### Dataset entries
..............................
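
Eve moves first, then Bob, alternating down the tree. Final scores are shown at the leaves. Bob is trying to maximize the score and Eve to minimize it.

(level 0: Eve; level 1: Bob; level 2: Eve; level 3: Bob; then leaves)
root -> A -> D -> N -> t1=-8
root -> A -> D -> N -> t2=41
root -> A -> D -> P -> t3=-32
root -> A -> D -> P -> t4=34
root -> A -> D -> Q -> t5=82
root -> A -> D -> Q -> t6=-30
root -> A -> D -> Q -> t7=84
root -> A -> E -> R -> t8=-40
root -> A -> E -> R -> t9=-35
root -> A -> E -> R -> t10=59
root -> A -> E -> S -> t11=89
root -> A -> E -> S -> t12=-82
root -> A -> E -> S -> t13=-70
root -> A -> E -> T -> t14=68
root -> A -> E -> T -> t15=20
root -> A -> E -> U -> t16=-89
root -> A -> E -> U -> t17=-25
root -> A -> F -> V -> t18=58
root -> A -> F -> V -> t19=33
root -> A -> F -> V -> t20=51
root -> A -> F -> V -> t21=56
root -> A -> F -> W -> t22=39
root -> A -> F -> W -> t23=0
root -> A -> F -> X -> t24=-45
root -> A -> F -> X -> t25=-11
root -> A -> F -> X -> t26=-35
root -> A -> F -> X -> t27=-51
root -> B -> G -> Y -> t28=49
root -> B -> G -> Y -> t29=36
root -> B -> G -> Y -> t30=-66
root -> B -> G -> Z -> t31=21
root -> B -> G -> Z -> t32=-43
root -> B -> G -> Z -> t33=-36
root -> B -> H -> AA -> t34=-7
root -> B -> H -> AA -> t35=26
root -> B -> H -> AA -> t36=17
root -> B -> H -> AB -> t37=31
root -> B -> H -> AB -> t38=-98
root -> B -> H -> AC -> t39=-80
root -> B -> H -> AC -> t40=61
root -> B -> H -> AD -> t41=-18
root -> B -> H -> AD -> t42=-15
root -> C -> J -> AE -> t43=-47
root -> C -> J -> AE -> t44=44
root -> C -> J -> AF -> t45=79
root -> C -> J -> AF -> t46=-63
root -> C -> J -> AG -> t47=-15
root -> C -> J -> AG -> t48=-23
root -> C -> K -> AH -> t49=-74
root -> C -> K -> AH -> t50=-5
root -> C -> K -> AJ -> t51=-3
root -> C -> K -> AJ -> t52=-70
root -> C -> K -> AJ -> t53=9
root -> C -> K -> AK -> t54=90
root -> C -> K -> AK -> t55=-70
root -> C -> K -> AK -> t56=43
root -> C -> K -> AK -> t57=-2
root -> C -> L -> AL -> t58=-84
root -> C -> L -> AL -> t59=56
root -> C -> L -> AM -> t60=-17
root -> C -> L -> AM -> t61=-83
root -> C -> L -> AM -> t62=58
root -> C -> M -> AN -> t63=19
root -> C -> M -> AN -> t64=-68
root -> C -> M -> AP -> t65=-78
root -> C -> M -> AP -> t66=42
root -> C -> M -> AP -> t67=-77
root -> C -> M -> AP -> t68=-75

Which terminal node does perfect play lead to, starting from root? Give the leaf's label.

N (Bob): max(-8, 41) = 41
P (Bob): max(-32, 34) = 34
Q (Bob): max(82, -30, 84) = 84
D (Eve): min(41, 34, 84) = 34
R (Bob): max(-40, -35, 59) = 59
S (Bob): max(89, -82, -70) = 89
T (Bob): max(68, 20) = 68
U (Bob): max(-89, -25) = -25
E (Eve): min(59, 89, 68, -25) = -25
V (Bob): max(58, 33, 51, 56) = 58
W (Bob): max(39, 0) = 39
X (Bob): max(-45, -11, -35, -51) = -11
F (Eve): min(58, 39, -11) = -11
A (Bob): max(34, -25, -11) = 34
Y (Bob): max(49, 36, -66) = 49
Z (Bob): max(21, -43, -36) = 21
G (Eve): min(49, 21) = 21
AA (Bob): max(-7, 26, 17) = 26
AB (Bob): max(31, -98) = 31
AC (Bob): max(-80, 61) = 61
AD (Bob): max(-18, -15) = -15
H (Eve): min(26, 31, 61, -15) = -15
B (Bob): max(21, -15) = 21
AE (Bob): max(-47, 44) = 44
AF (Bob): max(79, -63) = 79
AG (Bob): max(-15, -23) = -15
J (Eve): min(44, 79, -15) = -15
AH (Bob): max(-74, -5) = -5
AJ (Bob): max(-3, -70, 9) = 9
AK (Bob): max(90, -70, 43, -2) = 90
K (Eve): min(-5, 9, 90) = -5
AL (Bob): max(-84, 56) = 56
AM (Bob): max(-17, -83, 58) = 58
L (Eve): min(56, 58) = 56
AN (Bob): max(19, -68) = 19
AP (Bob): max(-78, 42, -77, -75) = 42
M (Eve): min(19, 42) = 19
C (Bob): max(-15, -5, 56, 19) = 56
root (Eve): min(34, 21, 56) = 21
At root, Eve picks B (lowest: 21).
At B, Bob picks G (highest: 21).
At G, Eve picks Z (lowest: 21).
At Z, Bob picks t31 (highest: 21).
Terminal value 21.

t31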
..............................
### AIM OF THE TASK
Which lines in the data above hold the word "leaves"? Return each of them.

### RESPONSE TO THIS EXERCISE
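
Eve moves first, then Bob, alternating down the tree. Final scores are shown at the leaves. Bob is trying to maximize the score and Eve to minimize it.
(level 0: Eve; level 1: Bob; level 2: Eve; level 3: Bob; then leaves)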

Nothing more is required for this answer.